= What is being asked =
Within the entries below, the lines from the one with "Given a test with" through the one with "What stanine corresponds" are to be set down exactly, both ends kept.

= Input records =
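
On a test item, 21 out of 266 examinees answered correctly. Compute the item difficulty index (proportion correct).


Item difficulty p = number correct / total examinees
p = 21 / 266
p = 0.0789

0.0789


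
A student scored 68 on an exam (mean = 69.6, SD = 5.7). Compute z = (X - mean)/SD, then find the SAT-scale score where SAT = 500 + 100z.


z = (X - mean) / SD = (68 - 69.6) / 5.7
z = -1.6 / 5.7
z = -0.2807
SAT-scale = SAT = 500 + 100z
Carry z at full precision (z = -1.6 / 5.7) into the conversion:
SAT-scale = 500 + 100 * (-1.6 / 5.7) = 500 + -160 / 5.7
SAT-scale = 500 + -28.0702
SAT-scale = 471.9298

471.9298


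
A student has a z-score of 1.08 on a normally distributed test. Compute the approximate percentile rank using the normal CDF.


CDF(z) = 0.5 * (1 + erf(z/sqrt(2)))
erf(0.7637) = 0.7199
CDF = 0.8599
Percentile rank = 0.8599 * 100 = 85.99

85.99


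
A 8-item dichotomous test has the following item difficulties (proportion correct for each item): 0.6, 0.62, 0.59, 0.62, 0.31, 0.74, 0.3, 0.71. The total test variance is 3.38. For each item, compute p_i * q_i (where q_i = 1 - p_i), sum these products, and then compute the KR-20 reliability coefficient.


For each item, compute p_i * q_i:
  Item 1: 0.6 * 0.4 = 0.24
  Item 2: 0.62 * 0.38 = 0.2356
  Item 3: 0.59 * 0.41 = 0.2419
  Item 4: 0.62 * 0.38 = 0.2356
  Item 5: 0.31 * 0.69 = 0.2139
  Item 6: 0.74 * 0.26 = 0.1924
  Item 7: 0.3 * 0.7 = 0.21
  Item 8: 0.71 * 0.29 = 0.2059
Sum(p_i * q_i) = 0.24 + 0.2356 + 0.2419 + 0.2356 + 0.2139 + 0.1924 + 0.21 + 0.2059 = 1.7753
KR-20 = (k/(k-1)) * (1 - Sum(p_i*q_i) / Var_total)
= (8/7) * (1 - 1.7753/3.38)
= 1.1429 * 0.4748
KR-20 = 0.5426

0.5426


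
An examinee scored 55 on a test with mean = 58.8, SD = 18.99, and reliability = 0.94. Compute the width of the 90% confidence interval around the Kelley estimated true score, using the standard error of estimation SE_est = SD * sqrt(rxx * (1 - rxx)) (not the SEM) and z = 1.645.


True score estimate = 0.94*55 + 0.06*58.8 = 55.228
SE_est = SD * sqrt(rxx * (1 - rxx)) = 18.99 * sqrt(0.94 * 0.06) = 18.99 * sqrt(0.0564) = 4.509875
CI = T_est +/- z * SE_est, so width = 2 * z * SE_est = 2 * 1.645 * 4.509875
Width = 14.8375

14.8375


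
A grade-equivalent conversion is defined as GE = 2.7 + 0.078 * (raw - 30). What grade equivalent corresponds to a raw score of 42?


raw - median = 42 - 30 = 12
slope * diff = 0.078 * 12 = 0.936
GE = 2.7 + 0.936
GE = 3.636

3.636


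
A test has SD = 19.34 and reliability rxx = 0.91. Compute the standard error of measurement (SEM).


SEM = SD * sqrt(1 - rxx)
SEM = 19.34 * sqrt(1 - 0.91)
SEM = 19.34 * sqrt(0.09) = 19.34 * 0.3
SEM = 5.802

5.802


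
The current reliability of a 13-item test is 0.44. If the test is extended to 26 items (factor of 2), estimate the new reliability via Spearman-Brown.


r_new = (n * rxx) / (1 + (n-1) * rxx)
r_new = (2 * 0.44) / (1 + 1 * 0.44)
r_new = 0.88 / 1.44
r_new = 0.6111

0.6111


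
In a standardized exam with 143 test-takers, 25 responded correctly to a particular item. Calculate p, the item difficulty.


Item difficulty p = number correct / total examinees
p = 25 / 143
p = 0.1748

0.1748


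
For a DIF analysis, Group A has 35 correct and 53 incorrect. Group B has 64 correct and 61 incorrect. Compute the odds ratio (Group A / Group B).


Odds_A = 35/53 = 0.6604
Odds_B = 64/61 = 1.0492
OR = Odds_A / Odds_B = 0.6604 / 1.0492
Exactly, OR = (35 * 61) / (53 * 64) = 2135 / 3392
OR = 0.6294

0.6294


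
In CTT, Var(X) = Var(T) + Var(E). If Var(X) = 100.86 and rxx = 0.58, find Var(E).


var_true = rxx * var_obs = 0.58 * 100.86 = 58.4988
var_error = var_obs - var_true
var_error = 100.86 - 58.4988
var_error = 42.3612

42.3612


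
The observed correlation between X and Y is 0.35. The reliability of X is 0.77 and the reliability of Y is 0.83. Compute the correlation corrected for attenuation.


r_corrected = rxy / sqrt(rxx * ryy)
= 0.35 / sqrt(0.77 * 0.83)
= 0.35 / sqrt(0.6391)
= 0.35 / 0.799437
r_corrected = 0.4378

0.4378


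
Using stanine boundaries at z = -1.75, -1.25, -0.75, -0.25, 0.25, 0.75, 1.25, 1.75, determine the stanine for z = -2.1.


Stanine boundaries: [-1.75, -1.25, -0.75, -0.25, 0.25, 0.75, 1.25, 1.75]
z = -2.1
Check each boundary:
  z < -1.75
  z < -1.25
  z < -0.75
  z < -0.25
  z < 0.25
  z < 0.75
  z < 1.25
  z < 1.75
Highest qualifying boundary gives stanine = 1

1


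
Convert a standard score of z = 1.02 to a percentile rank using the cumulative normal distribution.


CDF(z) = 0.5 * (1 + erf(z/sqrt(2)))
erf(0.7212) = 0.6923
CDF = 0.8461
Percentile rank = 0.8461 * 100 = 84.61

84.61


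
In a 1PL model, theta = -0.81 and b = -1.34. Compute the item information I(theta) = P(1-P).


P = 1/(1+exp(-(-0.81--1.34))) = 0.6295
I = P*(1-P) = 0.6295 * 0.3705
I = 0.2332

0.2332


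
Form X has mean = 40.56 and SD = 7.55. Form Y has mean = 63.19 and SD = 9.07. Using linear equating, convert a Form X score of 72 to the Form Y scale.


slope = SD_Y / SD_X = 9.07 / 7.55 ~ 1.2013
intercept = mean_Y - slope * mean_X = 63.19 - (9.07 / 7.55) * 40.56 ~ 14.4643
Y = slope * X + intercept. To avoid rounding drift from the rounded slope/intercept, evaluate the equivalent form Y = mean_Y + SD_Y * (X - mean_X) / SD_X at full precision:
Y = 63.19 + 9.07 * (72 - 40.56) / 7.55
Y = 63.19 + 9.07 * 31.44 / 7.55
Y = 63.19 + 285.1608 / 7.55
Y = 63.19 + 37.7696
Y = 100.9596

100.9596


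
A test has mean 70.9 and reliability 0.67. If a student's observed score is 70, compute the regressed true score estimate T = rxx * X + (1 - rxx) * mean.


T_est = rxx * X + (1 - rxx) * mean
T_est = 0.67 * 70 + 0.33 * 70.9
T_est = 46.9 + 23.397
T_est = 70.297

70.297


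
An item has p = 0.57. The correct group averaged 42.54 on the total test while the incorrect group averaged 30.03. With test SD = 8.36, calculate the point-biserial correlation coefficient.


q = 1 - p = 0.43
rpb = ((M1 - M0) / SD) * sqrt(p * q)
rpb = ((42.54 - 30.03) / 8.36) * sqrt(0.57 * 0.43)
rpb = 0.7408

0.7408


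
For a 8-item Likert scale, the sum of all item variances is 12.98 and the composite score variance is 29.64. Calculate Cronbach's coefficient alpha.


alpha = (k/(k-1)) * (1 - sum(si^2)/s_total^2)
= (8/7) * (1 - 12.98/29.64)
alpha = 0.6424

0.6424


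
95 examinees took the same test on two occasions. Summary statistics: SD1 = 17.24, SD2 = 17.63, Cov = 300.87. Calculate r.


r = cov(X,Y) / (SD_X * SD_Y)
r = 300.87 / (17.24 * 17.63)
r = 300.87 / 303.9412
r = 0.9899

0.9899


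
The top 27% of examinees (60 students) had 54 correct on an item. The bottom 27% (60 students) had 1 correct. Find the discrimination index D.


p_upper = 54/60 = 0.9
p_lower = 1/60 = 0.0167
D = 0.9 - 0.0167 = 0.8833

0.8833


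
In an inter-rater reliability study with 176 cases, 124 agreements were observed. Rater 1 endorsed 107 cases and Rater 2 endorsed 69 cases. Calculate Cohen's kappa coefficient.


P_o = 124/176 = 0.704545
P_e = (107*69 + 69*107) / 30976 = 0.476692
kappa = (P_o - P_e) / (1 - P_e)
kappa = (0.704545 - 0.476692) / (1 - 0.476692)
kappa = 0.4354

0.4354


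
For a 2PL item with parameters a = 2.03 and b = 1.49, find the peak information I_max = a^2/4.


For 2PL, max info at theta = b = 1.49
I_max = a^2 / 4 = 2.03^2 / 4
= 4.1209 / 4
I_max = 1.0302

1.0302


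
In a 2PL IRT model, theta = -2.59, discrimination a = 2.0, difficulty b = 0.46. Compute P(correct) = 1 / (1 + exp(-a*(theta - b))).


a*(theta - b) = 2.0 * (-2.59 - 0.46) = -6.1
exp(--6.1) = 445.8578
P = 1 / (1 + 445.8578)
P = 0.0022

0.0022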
...
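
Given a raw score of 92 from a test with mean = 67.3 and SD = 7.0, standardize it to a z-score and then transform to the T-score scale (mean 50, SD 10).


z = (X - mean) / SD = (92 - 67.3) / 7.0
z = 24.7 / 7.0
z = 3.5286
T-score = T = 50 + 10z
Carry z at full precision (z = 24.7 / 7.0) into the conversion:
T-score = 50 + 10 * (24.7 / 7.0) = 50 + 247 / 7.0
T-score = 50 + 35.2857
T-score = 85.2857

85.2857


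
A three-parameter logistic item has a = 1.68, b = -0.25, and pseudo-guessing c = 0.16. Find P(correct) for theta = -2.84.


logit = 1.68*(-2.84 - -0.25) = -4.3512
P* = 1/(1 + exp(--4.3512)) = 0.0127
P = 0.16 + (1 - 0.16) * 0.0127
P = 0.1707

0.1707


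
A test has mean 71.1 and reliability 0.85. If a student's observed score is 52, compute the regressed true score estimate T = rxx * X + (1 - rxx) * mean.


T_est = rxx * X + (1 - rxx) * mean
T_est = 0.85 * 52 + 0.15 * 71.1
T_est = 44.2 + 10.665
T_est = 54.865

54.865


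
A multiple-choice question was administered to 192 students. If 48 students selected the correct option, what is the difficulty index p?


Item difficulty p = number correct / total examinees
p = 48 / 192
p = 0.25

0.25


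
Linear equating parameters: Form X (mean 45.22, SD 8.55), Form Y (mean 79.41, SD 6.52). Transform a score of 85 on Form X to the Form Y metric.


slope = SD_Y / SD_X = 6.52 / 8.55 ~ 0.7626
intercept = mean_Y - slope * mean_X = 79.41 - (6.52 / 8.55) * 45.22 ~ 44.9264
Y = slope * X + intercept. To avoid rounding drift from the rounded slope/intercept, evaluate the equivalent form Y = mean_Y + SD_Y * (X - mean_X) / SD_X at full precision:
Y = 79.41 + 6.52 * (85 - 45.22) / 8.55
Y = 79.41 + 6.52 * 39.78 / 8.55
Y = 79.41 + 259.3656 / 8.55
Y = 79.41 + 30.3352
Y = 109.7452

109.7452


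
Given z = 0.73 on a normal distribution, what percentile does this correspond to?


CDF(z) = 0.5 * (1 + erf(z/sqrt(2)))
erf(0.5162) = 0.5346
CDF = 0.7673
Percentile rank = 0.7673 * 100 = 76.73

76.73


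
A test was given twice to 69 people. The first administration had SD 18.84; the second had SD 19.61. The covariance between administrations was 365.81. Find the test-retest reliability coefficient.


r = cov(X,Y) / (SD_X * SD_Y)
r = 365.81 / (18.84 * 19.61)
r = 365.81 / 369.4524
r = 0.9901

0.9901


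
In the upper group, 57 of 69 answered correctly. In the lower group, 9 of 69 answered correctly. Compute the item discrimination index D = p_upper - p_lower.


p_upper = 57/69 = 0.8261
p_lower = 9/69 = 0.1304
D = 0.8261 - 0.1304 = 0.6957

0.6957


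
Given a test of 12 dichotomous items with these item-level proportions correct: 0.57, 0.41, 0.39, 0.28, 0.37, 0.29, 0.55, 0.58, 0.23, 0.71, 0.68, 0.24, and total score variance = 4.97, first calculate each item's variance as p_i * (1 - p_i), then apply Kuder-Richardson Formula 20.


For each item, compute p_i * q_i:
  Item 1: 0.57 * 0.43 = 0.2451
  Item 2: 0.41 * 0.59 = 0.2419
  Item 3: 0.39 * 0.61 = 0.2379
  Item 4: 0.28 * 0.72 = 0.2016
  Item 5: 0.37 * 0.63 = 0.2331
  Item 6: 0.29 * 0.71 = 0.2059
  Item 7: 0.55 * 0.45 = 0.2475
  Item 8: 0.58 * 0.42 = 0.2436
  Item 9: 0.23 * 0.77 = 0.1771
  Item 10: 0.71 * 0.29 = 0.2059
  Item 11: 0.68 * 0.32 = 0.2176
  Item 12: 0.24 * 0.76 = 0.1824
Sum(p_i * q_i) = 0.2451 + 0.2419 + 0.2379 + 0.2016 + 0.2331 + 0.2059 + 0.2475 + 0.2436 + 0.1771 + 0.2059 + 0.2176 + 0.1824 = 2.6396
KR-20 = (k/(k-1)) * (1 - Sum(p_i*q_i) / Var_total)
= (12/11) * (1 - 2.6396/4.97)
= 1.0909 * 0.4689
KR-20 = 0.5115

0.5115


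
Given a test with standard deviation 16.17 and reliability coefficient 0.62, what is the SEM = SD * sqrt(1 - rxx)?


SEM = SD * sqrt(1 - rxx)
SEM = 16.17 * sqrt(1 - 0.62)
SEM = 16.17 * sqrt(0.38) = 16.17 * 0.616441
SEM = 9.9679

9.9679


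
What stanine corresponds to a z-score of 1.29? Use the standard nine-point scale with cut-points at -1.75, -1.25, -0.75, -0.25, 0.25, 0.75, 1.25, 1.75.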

= Completed task =
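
Given a test with standard deviation 16.17 and reliability coefficient 0.62, what is the SEM = SD * sqrt(1 - rxx)?


SEM = SD * sqrt(1 - rxx)
SEM = 16.17 * sqrt(1 - 0.62)
SEM = 16.17 * sqrt(0.38) = 16.17 * 0.616441
SEM = 9.9679

9.9679


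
What stanine corresponds to a z-score of 1.29? Use the standard nine-point scale with cut-points at -1.75, -1.25, -0.75, -0.25, 0.25, 0.75, 1.25, 1.75.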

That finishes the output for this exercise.